#### [REQUIRED ACTION]
The line containing "True or False: √(x²)" marks where to begin; quote it and every line after it through the end of the data, exactly as written.

#### [MATERIAL SUPPLIED]
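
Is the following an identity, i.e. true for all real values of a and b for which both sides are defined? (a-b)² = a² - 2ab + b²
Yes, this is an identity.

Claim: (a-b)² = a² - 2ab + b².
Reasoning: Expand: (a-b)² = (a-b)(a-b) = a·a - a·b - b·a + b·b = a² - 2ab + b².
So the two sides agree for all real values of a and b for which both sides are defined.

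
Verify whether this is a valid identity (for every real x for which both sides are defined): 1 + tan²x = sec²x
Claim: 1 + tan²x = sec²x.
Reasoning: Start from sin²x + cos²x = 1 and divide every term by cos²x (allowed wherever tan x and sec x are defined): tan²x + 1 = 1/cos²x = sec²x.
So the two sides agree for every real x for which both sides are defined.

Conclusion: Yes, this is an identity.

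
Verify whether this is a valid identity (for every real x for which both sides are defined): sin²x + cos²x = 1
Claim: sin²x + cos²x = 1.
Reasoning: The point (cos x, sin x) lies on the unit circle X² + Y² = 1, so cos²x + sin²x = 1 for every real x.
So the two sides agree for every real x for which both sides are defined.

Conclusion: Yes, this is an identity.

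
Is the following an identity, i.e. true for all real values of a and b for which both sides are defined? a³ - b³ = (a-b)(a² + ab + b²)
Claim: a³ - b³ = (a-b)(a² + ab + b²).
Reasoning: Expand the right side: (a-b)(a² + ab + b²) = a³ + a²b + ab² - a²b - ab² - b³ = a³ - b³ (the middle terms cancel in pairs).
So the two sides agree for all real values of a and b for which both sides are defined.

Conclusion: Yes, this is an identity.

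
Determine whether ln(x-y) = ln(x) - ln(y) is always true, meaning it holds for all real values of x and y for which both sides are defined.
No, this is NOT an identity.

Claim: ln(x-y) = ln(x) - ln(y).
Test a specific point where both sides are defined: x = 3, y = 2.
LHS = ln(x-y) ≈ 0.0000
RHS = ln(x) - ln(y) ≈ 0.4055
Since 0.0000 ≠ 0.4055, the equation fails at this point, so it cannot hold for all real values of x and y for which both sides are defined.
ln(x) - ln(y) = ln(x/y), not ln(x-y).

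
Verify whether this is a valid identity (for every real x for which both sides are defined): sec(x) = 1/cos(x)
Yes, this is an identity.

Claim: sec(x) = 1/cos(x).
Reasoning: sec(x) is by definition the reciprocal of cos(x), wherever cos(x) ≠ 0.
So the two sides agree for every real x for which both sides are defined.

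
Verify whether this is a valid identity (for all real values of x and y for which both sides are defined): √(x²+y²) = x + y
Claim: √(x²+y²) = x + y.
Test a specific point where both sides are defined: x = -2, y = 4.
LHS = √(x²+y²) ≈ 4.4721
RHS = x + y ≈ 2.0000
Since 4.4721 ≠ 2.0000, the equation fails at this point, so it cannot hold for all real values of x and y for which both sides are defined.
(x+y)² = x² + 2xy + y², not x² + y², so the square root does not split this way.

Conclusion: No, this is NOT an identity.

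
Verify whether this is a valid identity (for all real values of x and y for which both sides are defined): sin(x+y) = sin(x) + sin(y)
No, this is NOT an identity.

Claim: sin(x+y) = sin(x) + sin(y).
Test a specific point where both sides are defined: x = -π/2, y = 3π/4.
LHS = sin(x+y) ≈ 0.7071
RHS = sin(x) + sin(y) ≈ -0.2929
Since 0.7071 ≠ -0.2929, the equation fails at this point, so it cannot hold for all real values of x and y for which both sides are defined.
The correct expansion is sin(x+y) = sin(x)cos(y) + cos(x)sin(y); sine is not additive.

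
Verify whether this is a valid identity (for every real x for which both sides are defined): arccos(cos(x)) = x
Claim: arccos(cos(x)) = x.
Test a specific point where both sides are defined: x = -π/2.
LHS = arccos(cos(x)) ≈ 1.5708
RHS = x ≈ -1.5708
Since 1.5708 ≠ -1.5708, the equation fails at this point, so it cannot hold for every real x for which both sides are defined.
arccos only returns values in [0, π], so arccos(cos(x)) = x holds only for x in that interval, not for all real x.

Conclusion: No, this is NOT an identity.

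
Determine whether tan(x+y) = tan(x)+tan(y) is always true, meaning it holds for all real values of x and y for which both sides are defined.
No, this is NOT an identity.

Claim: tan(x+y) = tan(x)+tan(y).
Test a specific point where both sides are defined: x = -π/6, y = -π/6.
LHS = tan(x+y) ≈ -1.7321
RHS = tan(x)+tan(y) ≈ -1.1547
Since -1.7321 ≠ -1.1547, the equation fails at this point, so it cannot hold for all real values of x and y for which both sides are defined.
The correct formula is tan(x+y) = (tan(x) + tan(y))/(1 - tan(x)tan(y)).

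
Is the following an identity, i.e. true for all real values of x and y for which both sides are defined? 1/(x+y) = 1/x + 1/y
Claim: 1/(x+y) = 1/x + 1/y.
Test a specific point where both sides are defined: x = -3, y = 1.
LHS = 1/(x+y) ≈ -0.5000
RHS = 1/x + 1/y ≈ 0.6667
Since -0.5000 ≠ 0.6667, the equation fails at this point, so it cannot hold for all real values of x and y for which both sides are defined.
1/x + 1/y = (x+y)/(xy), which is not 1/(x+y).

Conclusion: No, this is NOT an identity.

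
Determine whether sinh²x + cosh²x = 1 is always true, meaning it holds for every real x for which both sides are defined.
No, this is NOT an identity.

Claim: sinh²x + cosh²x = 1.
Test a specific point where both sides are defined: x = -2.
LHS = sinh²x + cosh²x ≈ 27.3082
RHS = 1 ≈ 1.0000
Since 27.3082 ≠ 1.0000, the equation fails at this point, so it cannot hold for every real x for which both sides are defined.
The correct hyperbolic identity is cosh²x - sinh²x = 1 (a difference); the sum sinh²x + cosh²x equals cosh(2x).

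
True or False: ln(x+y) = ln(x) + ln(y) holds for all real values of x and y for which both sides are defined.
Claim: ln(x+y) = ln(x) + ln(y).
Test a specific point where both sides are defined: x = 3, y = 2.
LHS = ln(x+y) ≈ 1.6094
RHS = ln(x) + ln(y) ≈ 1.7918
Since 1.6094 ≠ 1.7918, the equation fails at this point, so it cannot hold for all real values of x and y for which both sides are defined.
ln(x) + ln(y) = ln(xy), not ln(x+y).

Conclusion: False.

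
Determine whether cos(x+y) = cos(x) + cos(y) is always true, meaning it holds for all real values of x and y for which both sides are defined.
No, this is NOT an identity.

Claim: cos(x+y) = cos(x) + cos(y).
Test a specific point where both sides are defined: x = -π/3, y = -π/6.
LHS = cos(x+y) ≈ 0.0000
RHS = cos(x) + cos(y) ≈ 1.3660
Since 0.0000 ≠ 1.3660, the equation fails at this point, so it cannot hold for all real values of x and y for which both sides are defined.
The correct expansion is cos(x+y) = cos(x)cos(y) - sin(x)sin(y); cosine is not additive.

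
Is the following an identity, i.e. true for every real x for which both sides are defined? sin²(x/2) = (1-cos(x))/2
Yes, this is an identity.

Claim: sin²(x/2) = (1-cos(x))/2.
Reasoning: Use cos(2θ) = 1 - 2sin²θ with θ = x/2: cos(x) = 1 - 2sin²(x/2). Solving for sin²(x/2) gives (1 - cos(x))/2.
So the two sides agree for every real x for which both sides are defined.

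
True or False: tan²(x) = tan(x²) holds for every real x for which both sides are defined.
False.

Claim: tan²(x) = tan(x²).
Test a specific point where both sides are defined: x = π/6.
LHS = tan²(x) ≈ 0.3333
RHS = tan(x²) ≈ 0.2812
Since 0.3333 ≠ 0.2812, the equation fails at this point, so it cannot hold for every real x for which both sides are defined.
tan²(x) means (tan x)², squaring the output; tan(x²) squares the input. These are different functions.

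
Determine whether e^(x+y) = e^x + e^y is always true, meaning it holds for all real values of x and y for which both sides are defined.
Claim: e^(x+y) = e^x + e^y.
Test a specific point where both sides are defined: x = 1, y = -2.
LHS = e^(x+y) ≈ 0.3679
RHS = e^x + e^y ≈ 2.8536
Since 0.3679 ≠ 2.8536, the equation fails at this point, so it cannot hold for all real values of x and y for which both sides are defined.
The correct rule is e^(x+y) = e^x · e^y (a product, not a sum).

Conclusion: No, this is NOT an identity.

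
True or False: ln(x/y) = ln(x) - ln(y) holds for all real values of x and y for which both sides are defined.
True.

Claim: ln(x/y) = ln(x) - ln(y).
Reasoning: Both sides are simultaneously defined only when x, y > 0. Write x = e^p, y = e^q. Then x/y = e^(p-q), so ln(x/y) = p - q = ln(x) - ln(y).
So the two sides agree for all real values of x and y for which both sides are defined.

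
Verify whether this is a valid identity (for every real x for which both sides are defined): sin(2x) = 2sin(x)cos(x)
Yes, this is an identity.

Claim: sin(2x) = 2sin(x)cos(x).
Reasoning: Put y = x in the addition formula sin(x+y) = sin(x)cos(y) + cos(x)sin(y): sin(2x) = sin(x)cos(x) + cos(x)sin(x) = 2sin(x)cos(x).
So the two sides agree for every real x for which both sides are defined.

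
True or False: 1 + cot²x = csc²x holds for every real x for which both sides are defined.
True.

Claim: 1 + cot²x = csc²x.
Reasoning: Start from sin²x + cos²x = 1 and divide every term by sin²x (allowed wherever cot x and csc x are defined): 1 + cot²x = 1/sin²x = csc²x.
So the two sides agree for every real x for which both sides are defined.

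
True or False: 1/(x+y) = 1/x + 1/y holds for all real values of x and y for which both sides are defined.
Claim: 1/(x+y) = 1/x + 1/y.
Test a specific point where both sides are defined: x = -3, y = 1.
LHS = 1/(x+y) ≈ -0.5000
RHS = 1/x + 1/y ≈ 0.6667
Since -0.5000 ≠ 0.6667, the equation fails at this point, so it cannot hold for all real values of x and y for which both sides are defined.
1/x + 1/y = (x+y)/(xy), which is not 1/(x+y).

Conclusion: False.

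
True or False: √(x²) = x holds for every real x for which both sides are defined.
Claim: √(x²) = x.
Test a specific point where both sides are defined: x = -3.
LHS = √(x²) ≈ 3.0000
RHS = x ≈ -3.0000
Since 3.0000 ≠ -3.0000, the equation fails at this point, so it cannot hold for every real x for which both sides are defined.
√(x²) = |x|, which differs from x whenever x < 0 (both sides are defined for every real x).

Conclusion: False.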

#### [PROBLEM SOLUTION]
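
True or False: √(x²) = x holds for every real x for which both sides are defined.
Claim: √(x²) = x.
Test a specific point where both sides are defined: x = -3.
LHS = √(x²) ≈ 3.0000
RHS = x ≈ -3.0000
Since 3.0000 ≠ -3.0000, the equation fails at this point, so it cannot hold for every real x for which both sides are defined.
√(x²) = |x|, which differs from x whenever x < 0 (both sides are defined for every real x).

Conclusion: False.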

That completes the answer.